:: Exercise details ::
Take every line from the records below that includes the word "planar".

[Items listed in a dataset]

- - - -

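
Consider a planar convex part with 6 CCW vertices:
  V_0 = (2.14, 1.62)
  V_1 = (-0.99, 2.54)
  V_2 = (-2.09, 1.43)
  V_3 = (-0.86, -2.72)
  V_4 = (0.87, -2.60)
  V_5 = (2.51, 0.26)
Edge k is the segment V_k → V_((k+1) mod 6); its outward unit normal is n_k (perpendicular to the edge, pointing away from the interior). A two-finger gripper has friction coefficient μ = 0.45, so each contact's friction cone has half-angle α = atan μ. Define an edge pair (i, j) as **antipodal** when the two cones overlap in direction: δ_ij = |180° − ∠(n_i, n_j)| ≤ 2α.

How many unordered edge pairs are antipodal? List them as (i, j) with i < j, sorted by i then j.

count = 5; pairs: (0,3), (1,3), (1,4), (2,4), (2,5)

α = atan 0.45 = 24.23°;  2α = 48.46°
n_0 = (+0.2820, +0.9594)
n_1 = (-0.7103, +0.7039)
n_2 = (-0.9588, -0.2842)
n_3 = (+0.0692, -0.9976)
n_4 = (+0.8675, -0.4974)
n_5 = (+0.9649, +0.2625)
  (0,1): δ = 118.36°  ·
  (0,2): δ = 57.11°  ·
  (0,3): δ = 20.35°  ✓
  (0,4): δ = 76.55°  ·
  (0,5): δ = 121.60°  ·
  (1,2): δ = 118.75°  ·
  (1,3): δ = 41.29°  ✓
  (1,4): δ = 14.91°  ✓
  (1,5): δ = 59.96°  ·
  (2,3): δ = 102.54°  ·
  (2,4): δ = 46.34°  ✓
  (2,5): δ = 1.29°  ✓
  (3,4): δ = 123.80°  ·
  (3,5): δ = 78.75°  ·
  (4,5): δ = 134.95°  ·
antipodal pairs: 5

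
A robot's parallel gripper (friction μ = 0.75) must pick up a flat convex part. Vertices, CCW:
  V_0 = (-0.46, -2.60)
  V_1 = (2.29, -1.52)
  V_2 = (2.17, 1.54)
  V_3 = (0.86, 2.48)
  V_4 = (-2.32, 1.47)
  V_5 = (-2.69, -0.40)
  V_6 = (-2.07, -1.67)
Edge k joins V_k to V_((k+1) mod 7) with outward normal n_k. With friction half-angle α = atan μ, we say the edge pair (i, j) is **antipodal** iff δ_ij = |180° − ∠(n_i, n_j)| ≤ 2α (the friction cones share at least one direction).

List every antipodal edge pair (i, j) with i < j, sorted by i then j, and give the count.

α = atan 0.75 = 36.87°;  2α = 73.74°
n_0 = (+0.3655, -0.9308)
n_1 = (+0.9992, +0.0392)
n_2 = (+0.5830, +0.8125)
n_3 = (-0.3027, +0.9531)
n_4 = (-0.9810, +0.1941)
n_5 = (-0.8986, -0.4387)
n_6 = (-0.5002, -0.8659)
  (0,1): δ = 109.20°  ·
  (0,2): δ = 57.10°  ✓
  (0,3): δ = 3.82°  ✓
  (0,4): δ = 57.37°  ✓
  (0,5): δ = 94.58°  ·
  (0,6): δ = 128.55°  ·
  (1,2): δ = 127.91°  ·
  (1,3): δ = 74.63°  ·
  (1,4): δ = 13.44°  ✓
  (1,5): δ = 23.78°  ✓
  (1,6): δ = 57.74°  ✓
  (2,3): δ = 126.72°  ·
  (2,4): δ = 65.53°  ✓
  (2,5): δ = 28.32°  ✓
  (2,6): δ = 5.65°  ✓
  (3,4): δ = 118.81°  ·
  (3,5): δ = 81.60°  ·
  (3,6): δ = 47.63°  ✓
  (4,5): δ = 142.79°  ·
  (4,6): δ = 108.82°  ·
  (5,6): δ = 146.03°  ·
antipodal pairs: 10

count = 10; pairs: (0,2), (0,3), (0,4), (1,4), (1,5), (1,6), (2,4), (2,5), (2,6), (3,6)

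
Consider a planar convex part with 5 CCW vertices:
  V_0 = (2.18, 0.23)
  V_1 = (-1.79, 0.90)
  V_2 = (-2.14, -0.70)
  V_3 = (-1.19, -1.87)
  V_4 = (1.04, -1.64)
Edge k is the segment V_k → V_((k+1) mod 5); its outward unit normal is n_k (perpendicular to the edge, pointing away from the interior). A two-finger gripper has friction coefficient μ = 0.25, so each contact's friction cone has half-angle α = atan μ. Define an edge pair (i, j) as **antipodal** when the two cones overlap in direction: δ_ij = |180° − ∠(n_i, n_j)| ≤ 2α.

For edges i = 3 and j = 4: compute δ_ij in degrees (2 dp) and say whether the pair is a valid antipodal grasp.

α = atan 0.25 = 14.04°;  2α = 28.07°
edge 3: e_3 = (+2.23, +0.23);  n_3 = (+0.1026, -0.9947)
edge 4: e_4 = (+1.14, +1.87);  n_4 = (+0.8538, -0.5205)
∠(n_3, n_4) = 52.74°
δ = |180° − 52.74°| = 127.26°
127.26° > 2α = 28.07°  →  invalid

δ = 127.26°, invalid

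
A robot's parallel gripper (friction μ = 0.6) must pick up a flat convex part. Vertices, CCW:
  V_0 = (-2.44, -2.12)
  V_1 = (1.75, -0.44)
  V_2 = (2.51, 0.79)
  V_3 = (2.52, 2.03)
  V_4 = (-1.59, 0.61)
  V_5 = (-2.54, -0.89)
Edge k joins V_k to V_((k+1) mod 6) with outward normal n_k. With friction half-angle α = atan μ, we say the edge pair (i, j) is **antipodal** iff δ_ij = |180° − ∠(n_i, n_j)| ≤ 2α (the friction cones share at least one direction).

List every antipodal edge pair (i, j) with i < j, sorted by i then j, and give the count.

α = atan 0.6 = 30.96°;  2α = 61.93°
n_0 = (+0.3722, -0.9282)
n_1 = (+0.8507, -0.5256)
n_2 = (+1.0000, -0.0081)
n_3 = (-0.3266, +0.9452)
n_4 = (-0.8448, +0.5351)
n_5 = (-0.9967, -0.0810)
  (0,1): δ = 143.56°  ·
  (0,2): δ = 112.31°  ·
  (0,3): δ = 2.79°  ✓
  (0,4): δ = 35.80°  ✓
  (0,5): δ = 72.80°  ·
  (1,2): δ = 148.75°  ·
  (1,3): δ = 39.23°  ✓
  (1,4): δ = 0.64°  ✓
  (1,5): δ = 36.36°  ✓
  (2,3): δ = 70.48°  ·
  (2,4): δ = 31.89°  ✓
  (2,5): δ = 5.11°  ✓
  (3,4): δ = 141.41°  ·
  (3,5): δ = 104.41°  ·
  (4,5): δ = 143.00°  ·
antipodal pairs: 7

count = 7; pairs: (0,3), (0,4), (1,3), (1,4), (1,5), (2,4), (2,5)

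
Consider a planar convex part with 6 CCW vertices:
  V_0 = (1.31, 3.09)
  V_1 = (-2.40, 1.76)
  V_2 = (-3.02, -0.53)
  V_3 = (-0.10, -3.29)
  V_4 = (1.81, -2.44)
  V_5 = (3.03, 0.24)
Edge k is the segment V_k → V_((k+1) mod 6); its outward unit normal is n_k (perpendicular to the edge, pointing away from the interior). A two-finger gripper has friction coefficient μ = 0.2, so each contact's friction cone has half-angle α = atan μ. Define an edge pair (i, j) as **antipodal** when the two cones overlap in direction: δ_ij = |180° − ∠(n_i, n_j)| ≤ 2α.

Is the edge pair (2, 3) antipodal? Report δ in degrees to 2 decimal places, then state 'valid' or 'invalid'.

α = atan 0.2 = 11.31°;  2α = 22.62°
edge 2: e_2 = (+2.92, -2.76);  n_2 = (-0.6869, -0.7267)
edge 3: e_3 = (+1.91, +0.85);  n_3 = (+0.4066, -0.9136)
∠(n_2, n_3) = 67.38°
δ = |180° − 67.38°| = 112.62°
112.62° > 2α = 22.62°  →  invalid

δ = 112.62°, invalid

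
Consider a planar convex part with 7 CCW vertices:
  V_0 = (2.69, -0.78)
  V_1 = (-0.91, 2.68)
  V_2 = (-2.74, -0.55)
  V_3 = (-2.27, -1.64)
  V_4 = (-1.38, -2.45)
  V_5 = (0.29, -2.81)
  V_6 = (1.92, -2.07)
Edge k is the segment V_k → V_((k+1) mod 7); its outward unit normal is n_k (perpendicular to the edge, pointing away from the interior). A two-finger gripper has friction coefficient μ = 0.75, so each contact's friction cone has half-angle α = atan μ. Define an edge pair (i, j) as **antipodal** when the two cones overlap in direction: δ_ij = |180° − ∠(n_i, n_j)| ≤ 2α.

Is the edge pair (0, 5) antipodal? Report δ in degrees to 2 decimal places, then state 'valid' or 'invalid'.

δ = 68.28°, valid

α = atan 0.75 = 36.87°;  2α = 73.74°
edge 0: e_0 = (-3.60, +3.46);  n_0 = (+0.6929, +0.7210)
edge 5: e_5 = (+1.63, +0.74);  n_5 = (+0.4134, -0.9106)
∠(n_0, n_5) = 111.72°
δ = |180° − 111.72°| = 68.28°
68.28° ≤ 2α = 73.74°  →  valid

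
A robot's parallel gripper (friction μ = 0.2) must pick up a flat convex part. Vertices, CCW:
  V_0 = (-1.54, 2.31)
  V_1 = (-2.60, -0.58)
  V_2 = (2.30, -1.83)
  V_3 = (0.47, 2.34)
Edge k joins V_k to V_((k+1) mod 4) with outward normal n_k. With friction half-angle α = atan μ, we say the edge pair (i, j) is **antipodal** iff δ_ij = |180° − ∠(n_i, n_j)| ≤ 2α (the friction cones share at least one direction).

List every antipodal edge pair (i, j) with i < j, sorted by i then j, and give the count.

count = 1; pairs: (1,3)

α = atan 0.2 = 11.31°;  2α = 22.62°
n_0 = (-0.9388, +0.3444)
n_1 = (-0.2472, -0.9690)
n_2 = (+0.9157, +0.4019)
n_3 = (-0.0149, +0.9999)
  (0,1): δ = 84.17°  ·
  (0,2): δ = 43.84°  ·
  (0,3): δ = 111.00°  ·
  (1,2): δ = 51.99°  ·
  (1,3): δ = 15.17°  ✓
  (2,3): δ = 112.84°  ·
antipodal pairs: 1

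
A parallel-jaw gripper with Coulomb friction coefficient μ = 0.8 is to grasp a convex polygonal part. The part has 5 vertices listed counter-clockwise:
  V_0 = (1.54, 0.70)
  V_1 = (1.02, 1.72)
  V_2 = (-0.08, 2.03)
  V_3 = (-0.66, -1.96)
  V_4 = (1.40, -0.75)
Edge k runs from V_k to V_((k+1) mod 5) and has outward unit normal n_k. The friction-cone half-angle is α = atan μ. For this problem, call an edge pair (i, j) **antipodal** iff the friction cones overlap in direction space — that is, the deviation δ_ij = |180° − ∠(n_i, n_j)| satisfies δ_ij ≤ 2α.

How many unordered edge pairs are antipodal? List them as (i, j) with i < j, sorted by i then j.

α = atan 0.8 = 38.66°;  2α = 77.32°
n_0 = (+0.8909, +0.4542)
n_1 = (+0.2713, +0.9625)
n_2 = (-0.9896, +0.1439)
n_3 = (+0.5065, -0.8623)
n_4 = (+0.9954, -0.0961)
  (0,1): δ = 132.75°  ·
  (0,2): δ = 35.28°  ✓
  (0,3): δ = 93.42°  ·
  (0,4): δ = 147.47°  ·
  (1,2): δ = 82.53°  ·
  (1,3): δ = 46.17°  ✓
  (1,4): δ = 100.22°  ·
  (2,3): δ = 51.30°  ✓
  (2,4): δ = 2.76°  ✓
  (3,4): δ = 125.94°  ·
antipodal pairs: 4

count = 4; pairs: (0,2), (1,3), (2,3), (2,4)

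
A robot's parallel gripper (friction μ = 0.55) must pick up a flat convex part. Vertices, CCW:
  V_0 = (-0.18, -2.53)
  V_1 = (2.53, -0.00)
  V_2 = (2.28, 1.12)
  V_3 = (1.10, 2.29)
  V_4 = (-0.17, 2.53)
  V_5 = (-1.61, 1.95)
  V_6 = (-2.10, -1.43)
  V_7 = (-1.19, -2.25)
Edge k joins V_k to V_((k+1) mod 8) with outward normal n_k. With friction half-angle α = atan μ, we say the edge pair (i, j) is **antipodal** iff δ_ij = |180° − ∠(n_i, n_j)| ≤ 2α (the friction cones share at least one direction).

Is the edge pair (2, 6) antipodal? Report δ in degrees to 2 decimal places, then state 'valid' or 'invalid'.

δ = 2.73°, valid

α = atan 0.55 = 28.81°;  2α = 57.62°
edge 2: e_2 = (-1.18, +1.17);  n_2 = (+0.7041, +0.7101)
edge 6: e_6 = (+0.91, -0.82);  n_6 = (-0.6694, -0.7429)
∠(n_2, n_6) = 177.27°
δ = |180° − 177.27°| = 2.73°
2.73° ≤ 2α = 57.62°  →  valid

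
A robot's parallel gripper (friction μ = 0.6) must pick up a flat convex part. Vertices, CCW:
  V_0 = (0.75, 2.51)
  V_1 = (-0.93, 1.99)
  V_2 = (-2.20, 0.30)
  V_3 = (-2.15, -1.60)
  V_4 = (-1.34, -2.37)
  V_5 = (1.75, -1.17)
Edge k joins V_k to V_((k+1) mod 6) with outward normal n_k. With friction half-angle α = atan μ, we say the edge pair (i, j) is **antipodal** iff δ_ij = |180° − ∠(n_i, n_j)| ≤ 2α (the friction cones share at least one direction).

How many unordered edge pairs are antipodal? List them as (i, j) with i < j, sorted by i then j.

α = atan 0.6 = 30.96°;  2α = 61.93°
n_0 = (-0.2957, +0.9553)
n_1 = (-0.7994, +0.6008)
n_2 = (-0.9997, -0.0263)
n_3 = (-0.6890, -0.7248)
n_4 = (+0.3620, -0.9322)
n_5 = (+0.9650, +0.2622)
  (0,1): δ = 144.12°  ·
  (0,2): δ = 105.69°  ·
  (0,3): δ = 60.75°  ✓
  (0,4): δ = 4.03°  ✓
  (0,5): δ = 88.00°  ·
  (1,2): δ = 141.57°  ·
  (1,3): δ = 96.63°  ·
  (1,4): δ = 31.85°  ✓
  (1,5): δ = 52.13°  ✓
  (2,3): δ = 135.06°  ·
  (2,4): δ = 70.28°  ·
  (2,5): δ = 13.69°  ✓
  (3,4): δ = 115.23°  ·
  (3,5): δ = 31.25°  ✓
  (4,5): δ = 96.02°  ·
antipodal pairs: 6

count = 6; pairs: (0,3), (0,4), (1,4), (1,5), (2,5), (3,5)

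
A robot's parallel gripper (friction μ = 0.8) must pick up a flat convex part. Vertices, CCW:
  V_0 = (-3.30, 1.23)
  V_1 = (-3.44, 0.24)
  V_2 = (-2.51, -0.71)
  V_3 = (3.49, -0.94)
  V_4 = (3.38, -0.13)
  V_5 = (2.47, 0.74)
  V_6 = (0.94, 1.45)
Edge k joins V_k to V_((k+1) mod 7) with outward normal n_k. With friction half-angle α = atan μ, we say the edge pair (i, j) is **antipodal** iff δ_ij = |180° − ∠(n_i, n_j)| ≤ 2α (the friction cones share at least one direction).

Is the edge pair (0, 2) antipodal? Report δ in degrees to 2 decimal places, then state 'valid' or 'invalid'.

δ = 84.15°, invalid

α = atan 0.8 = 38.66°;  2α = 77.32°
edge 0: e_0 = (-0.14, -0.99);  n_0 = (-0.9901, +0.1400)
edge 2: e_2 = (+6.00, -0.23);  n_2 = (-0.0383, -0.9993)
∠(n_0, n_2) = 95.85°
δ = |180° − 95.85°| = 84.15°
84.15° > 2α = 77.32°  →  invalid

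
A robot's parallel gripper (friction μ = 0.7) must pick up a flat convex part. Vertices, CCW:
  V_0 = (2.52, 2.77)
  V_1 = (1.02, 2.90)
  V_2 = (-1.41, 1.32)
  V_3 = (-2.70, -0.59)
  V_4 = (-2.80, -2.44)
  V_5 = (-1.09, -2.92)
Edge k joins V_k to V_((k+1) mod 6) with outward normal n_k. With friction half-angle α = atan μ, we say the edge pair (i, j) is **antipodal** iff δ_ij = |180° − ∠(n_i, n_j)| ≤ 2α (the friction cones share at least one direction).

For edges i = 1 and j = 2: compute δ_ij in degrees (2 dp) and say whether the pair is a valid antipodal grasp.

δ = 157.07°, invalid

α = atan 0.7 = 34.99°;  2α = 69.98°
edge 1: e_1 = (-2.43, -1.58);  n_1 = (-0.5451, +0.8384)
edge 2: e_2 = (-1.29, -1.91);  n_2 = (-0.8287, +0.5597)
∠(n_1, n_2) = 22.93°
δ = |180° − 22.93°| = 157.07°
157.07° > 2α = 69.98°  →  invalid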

- - - -

:: Task solution ::
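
Consider a planar convex part with 6 CCW vertices:
Consider a planar convex part with 5 CCW vertices:
Consider a planar convex part with 6 CCW vertices:
Consider a planar convex part with 7 CCW vertices: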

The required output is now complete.